Start of PROVIDED ENTRIES

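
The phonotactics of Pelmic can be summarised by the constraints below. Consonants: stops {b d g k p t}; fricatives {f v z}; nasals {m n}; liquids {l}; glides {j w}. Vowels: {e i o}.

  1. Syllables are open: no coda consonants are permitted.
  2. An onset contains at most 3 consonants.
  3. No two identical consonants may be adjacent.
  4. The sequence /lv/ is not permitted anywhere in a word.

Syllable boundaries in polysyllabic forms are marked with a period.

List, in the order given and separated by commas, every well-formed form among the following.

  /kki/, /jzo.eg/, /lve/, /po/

/po/

/kki/ — violates constraint 3: adjacent identical consonants /kk/ → ill-formed
/jzo.eg/ — violates constraint 1: syllable 2 coda /g/ has 1 consonant (> 0) → ill-formed
/lve/ — violates constraint 4: contains banned sequence /lv/ → ill-formed
/po/ — σ1 onset /p/, coda /∅/ ok → well-formed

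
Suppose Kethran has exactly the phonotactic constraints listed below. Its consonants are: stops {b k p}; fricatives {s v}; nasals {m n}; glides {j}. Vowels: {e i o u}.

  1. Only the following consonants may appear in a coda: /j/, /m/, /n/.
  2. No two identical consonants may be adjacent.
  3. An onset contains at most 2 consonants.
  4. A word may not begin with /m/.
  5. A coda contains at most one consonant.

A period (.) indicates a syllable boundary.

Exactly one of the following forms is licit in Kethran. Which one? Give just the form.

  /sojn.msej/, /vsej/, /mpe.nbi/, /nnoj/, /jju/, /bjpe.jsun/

/sojn.msej/ — violates constraint 5: syllable 1 coda /jn/ has 2 consonants (> 1) → illicit
/vsej/ — σ1 onset /vs/ (2C), coda /j/ ok → licit
/mpe.nbi/ — violates constraint 4: word begins with /m/ → illicit
/nnoj/ — violates constraint 2: adjacent identical consonants /nn/ → illicit
/jju/ — violates constraint 2: adjacent identical consonants /jj/ → illicit
/bjpe.jsun/ — violates constraint 3: syllable 1 onset /bjp/ has 3 consonants (> 2) → illicit

/vsej/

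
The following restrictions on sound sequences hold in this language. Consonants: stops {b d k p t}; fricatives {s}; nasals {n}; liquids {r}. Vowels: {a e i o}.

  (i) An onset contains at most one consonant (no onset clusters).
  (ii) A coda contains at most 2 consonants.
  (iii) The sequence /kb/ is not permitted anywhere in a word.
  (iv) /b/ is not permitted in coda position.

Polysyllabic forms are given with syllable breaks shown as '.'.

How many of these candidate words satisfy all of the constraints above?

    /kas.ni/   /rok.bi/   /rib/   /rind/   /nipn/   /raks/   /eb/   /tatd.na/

/kas.ni/ — σ1 onset /k/, coda /s/ ok; σ2 onset /n/, coda /∅/ ok → licit
/rok.bi/ — violates constraint (iii): contains banned sequence /kb/ → illicit
/rib/ — violates constraint (iv): syllable 1 coda contains /b/ → illicit
/rind/ — σ1 onset /r/, coda /nd/ (2C) ok → licit
/nipn/ — σ1 onset /n/, coda /pn/ (2C) ok → licit
/raks/ — σ1 onset /r/, coda /ks/ (2C) ok → licit
/eb/ — violates constraint (iv): syllable 1 coda contains /b/ → illicit
/tatd.na/ — σ1 onset /t/, coda /td/ (2C) ok; σ2 onset /n/, coda /∅/ ok → licit
Licit: /kas.ni/, /rind/, /nipn/, /raks/, /tatd.na/ → 5.

5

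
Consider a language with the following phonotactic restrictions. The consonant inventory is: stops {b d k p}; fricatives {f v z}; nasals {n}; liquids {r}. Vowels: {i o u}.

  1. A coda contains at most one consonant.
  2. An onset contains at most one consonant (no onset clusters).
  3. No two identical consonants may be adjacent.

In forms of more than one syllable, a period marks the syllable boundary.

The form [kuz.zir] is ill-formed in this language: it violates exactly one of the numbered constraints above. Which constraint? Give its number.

[kuz.zir]: adjacent identical consonants /zz/.
This is a violation of constraint 3: "No two identical consonants may be adjacent."
The remaining constraints (1, 2) are satisfied.

3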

End of PROVIDED ENTRIES

WORK REQUEST →
Every line containing the string "Kethran" is required; copy each such line from the data.

YOUR SOLUTION →
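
Suppose Kethran has exactly the phonotactic constraints listed below. Its consonants are: stops {b k p}; fricatives {s v}; nasals {m n}; glides {j}. Vowels: {e i o u}.
Exactly one of the following forms is licit in Kethran. Which one? Give just the form.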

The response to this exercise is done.